Identify every line in the records below that contains the word "whose", and copy each of those lines.
*** The input ***
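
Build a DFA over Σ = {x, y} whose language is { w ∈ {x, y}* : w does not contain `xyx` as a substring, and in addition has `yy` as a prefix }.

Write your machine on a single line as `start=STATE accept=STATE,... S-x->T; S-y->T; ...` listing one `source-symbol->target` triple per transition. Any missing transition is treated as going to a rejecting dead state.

Handle the two conditions separately and then intersect. The first has 4 states tracking partial matches of the forbidden pattern `xyx`; the second has 4 states tracking whether the input so far still matches the prefix `yy`. A product state is a pair (one from each), accepting exactly when both do.
        x   y  
>  s0   s1  s2 
   s1   s1  s3 
   s2   s1  s4 
   s3   s5  s6 
 * s4   s7  s4 
   s5   s5  s5 
   s6   s1  s6 
 * s7   s7  s8 
 * s8   s9  s4 
   s9   s9  s9 
(> = start, * = accepting)

start=s0; accept=s4,s7,s8; s0-x->s1; s0-y->s2; s1-x->s1; s1-y->s3; s2-x->s1; s2-y->s4; s3-x->s5; s3-y->s6; s4-x->s7; s4-y->s4; s5-x->s5; s5-y->s5; s6-x->s1; s6-y->s6; s7-x->s7; s7-y->s8; s8-x->s9; s8-y->s4; s9-x->s9; s9-y->s9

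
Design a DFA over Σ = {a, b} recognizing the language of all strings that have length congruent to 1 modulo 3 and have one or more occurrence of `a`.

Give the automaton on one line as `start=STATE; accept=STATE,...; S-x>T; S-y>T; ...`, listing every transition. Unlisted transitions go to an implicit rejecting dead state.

start=q0; accept=q1,q8; q0-a>q1; q0-b>q2; q1-a>q3; q1-b>q4; q2-a>q4; q2-b>q5; q3-a>q6; q3-b>q6; q4-a>q6; q4-b>q7; q5-a>q7; q5-b>q0; q6-a>q8; q6-b>q8; q7-a>q8; q7-b>q1; q8-a>q3; q8-b>q3

Run two small machines in parallel and take their product. One (3 states) tracks the input length modulo 3; the other (3 states) tracks the count of `a`s, saturating at 2. Each combined state is a pair, one component from each; accept when both components accept.
        a   b  
>  q0   q1  q2 
 * q1   q3  q4 
   q2   q4  q5 
   q3   q6  q6 
   q4   q6  q7 
   q5   q7  q0 
   q6   q8  q8 
   q7   q8  q1 
 * q8   q3  q3 
(> = start, * = accepting)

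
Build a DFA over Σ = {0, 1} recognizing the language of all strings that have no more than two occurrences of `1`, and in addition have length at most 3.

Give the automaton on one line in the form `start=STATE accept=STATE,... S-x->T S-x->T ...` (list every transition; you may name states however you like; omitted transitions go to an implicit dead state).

start=s0 accept=s0,s1,s2,s3,s4,s5 s0-0->s1 s0-1->s2 s1-0->s3 s1-1->s3 s2-0->s3 s2-1->s4 s3-0->s5 s3-1->s5 s4-0->s5 s4-1->s6 s5-0->s6 s5-1->s6 s6-0->s6 s6-1->s6

Build one automaton per condition and run them in lockstep. One (4 states) tracks the count of `1`s, saturating at 3; the other (5 states) tracks the input length, saturating at 4. Each combined state is a pair, one component from each; accept when both components accept. Equivalent product states are then merged.
A 7-state machine:
        0   1  
>* s0   s1  s2 
 * s1   s3  s3 
 * s2   s3  s4 
 * s3   s5  s5 
 * s4   s5  s6 
 * s5   s6  s6 
   s6   s6  s6 
(> = start, * = accepting)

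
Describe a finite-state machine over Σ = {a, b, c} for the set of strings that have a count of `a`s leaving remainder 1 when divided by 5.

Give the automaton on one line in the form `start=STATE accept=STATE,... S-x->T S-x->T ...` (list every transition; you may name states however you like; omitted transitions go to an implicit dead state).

Keep the running count of `a`s modulo 5: each `a` advances along the cycle q0 → q1 → q2 → q3 → q4 → q0 while other symbols loop. Accept at q1.
5 states suffice.
        a   b   c  
>  q0   q1  q0  q0 
 * q1   q2  q1  q1 
   q2   q3  q2  q2 
   q3   q4  q3  q3 
   q4   q0  q4  q4 
(> = start, * = accepting)

start=q0 accept=q1 q0-a->q1 q0-b->q0 q0-c->q0 q1-a->q2 q1-b->q1 q1-c->q1 q2-a->q3 q2-b->q2 q2-c->q2 q3-a->q4 q3-b->q3 q3-c->q3 q4-a->q0 q4-b->q4 q4-c->q4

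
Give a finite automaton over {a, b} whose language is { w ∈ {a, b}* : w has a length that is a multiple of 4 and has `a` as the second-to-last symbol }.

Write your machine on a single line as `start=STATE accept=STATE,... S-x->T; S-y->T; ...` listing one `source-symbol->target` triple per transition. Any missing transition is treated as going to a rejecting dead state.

start=q0; accept=q11,q12; q0-a->q1; q0-b->q2; q1-a->q3; q1-b->q4; q2-a->q5; q2-b->q6; q3-a->q7; q3-b->q8; q4-a->q9; q4-b->q10; q5-a->q7; q5-b->q8; q6-a->q9; q6-b->q10; q7-a->q11; q7-b->q12; q8-a->q13; q8-b->q14; q9-a->q11; q9-b->q12; q10-a->q13; q10-b->q14; q11-a->q15; q11-b->q16; q12-a->q17; q12-b->q18; q13-a->q15; q13-b->q16; q14-a->q17; q14-b->q18; q15-a->q3; q15-b->q4; q16-a->q5; q16-b->q6; q17-a->q3; q17-b->q4; q18-a->q5; q18-b->q6

Run two small machines in parallel and take their product. One (4 states) tracks the input length modulo 4; the other (7 states) tracks the last 2 symbols read. Each combined state is a pair, one component from each; accept when both components accept.
A 19-state machine:
          a    b  
>  q0     q1   q2 
   q1     q3   q4 
   q2     q5   q6 
   q3     q7   q8 
   q4     q9  q10 
   q5     q7   q8 
   q6     q9  q10 
   q7    q11  q12 
   q8    q13  q14 
   q9    q11  q12 
   q10   q13  q14 
 * q11   q15  q16 
 * q12   q17  q18 
   q13   q15  q16 
   q14   q17  q18 
   q15    q3   q4 
   q16    q5   q6 
   q17    q3   q4 
   q18    q5   q6 
(> = start, * = accepting)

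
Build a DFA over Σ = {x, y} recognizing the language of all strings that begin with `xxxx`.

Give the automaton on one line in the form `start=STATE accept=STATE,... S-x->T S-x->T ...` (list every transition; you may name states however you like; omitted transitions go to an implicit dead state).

start=q0 accept=q4 q0-x->q1 q0-y->q5 q1-x->q2 q1-y->q5 q2-x->q3 q2-y->q5 q3-x->q4 q3-y->q5 q4-x->q4 q4-y->q4 q5-x->q5 q5-y->q5

Walk along `xxxx` while the input agrees: from q0 take `x` to q1, and so on. Any deviation drops to the rejecting sink q5. Once q4 is reached the prefix is confirmed and every continuation is accepted.
With 6 states:
        x   y  
>  q0   q1  q5 
   q1   q2  q5 
   q2   q3  q5 
   q3   q4  q5 
 * q4   q4  q4 
   q5   q5  q5 
(> = start, * = accepting)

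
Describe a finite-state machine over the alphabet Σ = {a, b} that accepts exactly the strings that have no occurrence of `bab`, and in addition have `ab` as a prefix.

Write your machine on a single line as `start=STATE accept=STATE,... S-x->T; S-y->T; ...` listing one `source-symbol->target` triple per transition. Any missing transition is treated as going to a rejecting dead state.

Build one automaton per condition and run them in lockstep. One (4 states) tracks partial matches of the forbidden pattern `bab`; the other (4 states) tracks whether the input so far still matches the prefix `ab`. Each combined state is a pair, one component from each; accept when both components accept. Equivalent product states are then merged.
6 states suffice.
        a   b  
>  S0   S1  S2 
   S1   S2  S3 
   S2   S2  S2 
 * S3   S4  S3 
 * S4   S5  S2 
 * S5   S5  S3 
(> = start, * = accepting)

start=S0; accept=S3,S4,S5; S0-a->S1; S0-b->S2; S1-a->S2; S1-b->S3; S2-a->S2; S2-b->S2; S3-a->S4; S3-b->S3; S4-a->S5; S4-b->S2; S5-a->S5; S5-b->S3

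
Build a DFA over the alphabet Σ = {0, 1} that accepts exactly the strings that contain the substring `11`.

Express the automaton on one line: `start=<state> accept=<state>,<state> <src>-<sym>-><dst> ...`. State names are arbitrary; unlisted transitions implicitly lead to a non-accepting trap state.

States A..B record the length of the longest prefix of `11` that matches the current input suffix. Reaching C means `11` has been seen, and we stay there forever. Accept from C.
A 3-state machine:
       0  1 
>  A   A  B 
   B   A  C 
 * C   C  C 
(> = start, * = accepting)

start=A accept=C A-0->A A-1->B B-0->A B-1->C C-0->C C-1->C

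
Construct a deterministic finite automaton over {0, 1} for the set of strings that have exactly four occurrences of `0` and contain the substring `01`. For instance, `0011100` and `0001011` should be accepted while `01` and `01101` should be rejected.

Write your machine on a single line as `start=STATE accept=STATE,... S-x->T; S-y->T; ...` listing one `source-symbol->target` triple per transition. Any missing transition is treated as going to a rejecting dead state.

Handle the two conditions separately and then intersect. One (6 states) tracks the count of `0`s, saturating at 5; the other (3 states) tracks whether and how much of `01` has been seen. Each combined state is a pair, one component from each; accept when both components accept. Equivalent product states are then merged.
A 10-state machine:
        0   1  
>  S0   S1  S0 
   S1   S2  S3 
   S2   S4  S5 
   S3   S5  S3 
   S4   S6  S7 
   S5   S7  S5 
   S6   S8  S9 
   S7   S9  S7 
   S8   S8  S8 
 * S9   S8  S9 
(> = start, * = accepting)

start=S0; accept=S9; S0-0->S1; S0-1->S0; S1-0->S2; S1-1->S3; S2-0->S4; S2-1->S5; S3-0->S5; S3-1->S3; S4-0->S6; S4-1->S7; S5-0->S7; S5-1->S5; S6-0->S8; S6-1->S9; S7-0->S9; S7-1->S7; S8-0->S8; S8-1->S8; S9-0->S8; S9-1->S9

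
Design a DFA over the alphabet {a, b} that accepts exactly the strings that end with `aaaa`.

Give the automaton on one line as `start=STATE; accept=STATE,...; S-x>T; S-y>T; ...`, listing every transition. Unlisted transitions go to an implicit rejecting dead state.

Remember how much of `aaaa` the current input suffix matches. State q0 means no match yet; q1 means the last symbol is `a`; q2 means the last 2 symbols are `aa`; q3 means the last 3 symbols are `aaa`; q4 means the last 4 symbols are `aaaa`. Only q4 accepts. On a mismatch, fall back to the longest proper suffix that is still a prefix of `aaaa`.
A 5-state machine:
        a   b  
>  q0   q1  q0 
   q1   q2  q0 
   q2   q3  q0 
   q3   q4  q0 
 * q4   q4  q0 
(> = start, * = accepting)

start=q0; accept=q4; q0-a>q1; q0-b>q0; q1-a>q2; q1-b>q0; q2-a>q3; q2-b>q0; q3-a>q4; q3-b>q0; q4-a>q4; q4-b>q0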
*** End of The input ***
--- Solution to this exercise ---
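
Build a DFA over Σ = {x, y} whose language is { w ∈ {x, y}* : w does not contain `xyx` as a substring, and in addition has `yy` as a prefix }.
Give a finite automaton over {a, b} whose language is { w ∈ {a, b}* : w has a length that is a multiple of 4 and has `a` as the second-to-last symbol }.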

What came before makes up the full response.